(EXERCISE GOAL) Write out all the data again, exactly as shown.

(STUDY MATERIAL)
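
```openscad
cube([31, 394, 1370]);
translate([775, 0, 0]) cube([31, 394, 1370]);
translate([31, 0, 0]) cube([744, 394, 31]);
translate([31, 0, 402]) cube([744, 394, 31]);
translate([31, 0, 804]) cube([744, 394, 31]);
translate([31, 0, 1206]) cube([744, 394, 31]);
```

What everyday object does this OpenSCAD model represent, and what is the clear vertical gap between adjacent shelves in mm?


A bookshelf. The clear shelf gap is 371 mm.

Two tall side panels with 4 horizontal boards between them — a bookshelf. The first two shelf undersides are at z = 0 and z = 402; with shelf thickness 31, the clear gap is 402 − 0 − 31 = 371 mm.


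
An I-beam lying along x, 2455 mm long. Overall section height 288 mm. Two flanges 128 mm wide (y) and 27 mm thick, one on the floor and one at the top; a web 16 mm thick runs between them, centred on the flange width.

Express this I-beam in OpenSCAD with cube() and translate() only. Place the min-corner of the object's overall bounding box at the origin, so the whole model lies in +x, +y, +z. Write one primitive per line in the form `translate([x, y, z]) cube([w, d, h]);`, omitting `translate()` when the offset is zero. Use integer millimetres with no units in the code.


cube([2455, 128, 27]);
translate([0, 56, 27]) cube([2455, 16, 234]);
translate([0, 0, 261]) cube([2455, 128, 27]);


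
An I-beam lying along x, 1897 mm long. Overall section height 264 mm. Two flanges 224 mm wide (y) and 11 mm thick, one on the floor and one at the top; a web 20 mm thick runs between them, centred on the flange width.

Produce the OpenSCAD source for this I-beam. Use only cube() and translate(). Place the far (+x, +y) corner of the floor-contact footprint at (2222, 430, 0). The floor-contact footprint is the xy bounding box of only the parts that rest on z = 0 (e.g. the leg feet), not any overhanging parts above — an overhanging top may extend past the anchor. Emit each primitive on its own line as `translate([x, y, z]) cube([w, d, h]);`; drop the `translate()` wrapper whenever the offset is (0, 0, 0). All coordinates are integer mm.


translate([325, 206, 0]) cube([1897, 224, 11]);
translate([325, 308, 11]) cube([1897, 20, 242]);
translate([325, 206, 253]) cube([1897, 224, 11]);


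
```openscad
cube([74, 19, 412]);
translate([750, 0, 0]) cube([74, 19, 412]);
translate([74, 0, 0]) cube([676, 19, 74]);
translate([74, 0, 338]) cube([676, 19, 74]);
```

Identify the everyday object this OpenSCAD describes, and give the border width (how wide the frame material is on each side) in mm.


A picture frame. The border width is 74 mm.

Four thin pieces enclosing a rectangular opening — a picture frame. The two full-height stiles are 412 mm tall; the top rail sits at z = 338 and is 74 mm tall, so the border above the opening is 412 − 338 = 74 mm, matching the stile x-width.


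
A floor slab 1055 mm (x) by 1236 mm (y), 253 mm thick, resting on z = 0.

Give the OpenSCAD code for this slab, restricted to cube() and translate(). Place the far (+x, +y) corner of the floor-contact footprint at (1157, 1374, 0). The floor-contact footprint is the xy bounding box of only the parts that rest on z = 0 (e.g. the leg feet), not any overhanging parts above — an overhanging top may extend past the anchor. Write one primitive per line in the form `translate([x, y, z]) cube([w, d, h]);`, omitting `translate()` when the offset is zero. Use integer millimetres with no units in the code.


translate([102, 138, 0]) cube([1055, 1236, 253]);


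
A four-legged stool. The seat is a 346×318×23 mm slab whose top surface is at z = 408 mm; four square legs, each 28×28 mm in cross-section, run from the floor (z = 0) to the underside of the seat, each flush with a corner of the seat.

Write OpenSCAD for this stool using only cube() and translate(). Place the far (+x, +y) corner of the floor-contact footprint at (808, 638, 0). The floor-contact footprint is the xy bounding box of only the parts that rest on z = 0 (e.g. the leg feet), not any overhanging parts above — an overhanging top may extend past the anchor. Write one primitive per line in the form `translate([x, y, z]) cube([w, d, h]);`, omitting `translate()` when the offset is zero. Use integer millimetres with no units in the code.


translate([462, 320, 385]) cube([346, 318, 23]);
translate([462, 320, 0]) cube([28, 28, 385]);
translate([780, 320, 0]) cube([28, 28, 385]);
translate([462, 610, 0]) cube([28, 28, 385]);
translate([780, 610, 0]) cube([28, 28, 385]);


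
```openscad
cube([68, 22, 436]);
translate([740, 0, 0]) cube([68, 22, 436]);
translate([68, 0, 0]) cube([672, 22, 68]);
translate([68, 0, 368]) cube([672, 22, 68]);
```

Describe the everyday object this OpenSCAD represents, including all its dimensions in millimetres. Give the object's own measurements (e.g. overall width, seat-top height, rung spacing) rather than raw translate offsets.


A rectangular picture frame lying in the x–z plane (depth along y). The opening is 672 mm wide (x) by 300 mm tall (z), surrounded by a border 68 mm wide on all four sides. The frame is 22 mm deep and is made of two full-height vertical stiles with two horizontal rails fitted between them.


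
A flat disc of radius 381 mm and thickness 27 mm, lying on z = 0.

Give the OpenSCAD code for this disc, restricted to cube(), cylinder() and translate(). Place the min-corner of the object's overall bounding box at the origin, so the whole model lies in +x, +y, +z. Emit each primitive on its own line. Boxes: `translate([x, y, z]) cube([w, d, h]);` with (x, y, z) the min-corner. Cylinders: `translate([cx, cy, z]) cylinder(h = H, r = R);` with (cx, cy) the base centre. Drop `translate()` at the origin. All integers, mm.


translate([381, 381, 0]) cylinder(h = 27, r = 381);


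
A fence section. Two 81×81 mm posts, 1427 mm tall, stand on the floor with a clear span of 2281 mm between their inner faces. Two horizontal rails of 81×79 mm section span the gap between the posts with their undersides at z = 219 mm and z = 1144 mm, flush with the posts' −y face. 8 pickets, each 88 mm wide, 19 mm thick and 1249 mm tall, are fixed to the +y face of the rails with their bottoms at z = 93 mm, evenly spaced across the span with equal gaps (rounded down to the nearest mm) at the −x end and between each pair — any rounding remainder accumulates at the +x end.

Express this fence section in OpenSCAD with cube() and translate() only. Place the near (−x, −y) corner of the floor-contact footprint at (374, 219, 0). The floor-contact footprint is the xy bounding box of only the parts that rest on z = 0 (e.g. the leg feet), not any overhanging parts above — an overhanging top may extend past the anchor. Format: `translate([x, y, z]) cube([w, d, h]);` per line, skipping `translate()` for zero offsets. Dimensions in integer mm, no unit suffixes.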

(RESULT OF THIS TASK)
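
```openscad
cube([31, 394, 1370]);
translate([775, 0, 0]) cube([31, 394, 1370]);
translate([31, 0, 0]) cube([744, 394, 31]);
translate([31, 0, 402]) cube([744, 394, 31]);
translate([31, 0, 804]) cube([744, 394, 31]);
translate([31, 0, 1206]) cube([744, 394, 31]);
```

What everyday object does this OpenSCAD model represent, and what is the clear vertical gap between adjacent shelves in mm?


A bookshelf. The clear shelf gap is 371 mm.

Two tall side panels with 4 horizontal boards between them — a bookshelf. The first two shelf undersides are at z = 0 and z = 402; with shelf thickness 31, the clear gap is 402 − 0 − 31 = 371 mm.


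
An I-beam lying along x, 2455 mm long. Overall section height 288 mm. Two flanges 128 mm wide (y) and 27 mm thick, one on the floor and one at the top; a web 16 mm thick runs between them, centred on the flange width.

Express this I-beam in OpenSCAD with cube() and translate() only. Place the min-corner of the object's overall bounding box at the origin, so the whole model lies in +x, +y, +z. Write one primitive per line in the form `translate([x, y, z]) cube([w, d, h]);`, omitting `translate()` when the offset is zero. Use integer millimetres with no units in the code.


cube([2455, 128, 27]);
translate([0, 56, 27]) cube([2455, 16, 234]);
translate([0, 0, 261]) cube([2455, 128, 27]);


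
An I-beam lying along x, 1897 mm long. Overall section height 264 mm. Two flanges 224 mm wide (y) and 11 mm thick, one on the floor and one at the top; a web 20 mm thick runs between them, centred on the flange width.

Produce the OpenSCAD source for this I-beam. Use only cube() and translate(). Place the far (+x, +y) corner of the floor-contact footprint at (2222, 430, 0). The floor-contact footprint is the xy bounding box of only the parts that rest on z = 0 (e.g. the leg feet), not any overhanging parts above — an overhanging top may extend past the anchor. Emit each primitive on its own line as `translate([x, y, z]) cube([w, d, h]);`; drop the `translate()` wrapper whenever the offset is (0, 0, 0). All coordinates are integer mm.


translate([325, 206, 0]) cube([1897, 224, 11]);
translate([325, 308, 11]) cube([1897, 20, 242]);
translate([325, 206, 253]) cube([1897, 224, 11]);


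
```openscad
cube([74, 19, 412]);
translate([750, 0, 0]) cube([74, 19, 412]);
translate([74, 0, 0]) cube([676, 19, 74]);
translate([74, 0, 338]) cube([676, 19, 74]);
```

Identify the everyday object this OpenSCAD describes, and give the border width (how wide the frame material is on each side) in mm.


A picture frame. The border width is 74 mm.

Four thin pieces enclosing a rectangular opening — a picture frame. The two full-height stiles are 412 mm tall; the top rail sits at z = 338 and is 74 mm tall, so the border above the opening is 412 − 338 = 74 mm, matching the stile x-width.


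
A floor slab 1055 mm (x) by 1236 mm (y), 253 mm thick, resting on z = 0.

Give the OpenSCAD code for this slab, restricted to cube() and translate(). Place the far (+x, +y) corner of the floor-contact footprint at (1157, 1374, 0). The floor-contact footprint is the xy bounding box of only the parts that rest on z = 0 (e.g. the leg feet), not any overhanging parts above — an overhanging top may extend past the anchor. Write one primitive per line in the form `translate([x, y, z]) cube([w, d, h]);`, omitting `translate()` when the offset is zero. Use integer millimetres with no units in the code.


translate([102, 138, 0]) cube([1055, 1236, 253]);


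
A four-legged stool. The seat is a 346×318×23 mm slab whose top surface is at z = 408 mm; four square legs, each 28×28 mm in cross-section, run from the floor (z = 0) to the underside of the seat, each flush with a corner of the seat.

Write OpenSCAD for this stool using only cube() and translate(). Place the far (+x, +y) corner of the floor-contact footprint at (808, 638, 0). The floor-contact footprint is the xy bounding box of only the parts that rest on z = 0 (e.g. the leg feet), not any overhanging parts above — an overhanging top may extend past the anchor. Write one primitive per line in the form `translate([x, y, z]) cube([w, d, h]);`, omitting `translate()` when the offset is zero. Use integer millimetres with no units in the code.


translate([462, 320, 385]) cube([346, 318, 23]);
translate([462, 320, 0]) cube([28, 28, 385]);
translate([780, 320, 0]) cube([28, 28, 385]);
translate([462, 610, 0]) cube([28, 28, 385]);
translate([780, 610, 0]) cube([28, 28, 385]);


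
```openscad
cube([68, 22, 436]);
translate([740, 0, 0]) cube([68, 22, 436]);
translate([68, 0, 0]) cube([672, 22, 68]);
translate([68, 0, 368]) cube([672, 22, 68]);
```

Describe the everyday object this OpenSCAD represents, including all its dimensions in millimetres. Give the object's own measurements (e.g. overall width, seat-top height, rung spacing) rather than raw translate offsets.


A rectangular picture frame lying in the x–z plane (depth along y). The opening is 672 mm wide (x) by 300 mm tall (z), surrounded by a border 68 mm wide on all four sides. The frame is 22 mm deep and is made of two full-height vertical stiles with two horizontal rails fitted between them.


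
A flat disc of radius 381 mm and thickness 27 mm, lying on z = 0.

Give the OpenSCAD code for this disc, restricted to cube(), cylinder() and translate(). Place the min-corner of the object's overall bounding box at the origin, so the whole model lies in +x, +y, +z. Emit each primitive on its own line. Boxes: `translate([x, y, z]) cube([w, d, h]);` with (x, y, z) the min-corner. Cylinders: `translate([cx, cy, z]) cylinder(h = H, r = R);` with (cx, cy) the base centre. Drop `translate()` at the origin. All integers, mm.


translate([381, 381, 0]) cylinder(h = 27, r = 381);


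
A fence section. Two 81×81 mm posts, 1427 mm tall, stand on the floor with a clear span of 2281 mm between their inner faces. Two horizontal rails of 81×79 mm section span the gap between the posts with their undersides at z = 219 mm and z = 1144 mm, flush with the posts' −y face. 8 pickets, each 88 mm wide, 19 mm thick and 1249 mm tall, are fixed to the +y face of the rails with their bottoms at z = 93 mm, evenly spaced across the span with equal gaps (rounded down to the nearest mm) at the −x end and between each pair — any rounding remainder accumulates at the +x end.

Express this fence section in OpenSCAD with cube() and translate() only. Place the near (−x, −y) corner of the floor-contact footprint at (374, 219, 0). The floor-contact footprint is the xy bounding box of only the parts that rest on z = 0 (e.g. the leg feet), not any overhanging parts above — an overhanging top may extend past the anchor. Format: `translate([x, y, z]) cube([w, d, h]);` per line, skipping `translate()` for zero offsets. Dimensions in integer mm, no unit suffixes.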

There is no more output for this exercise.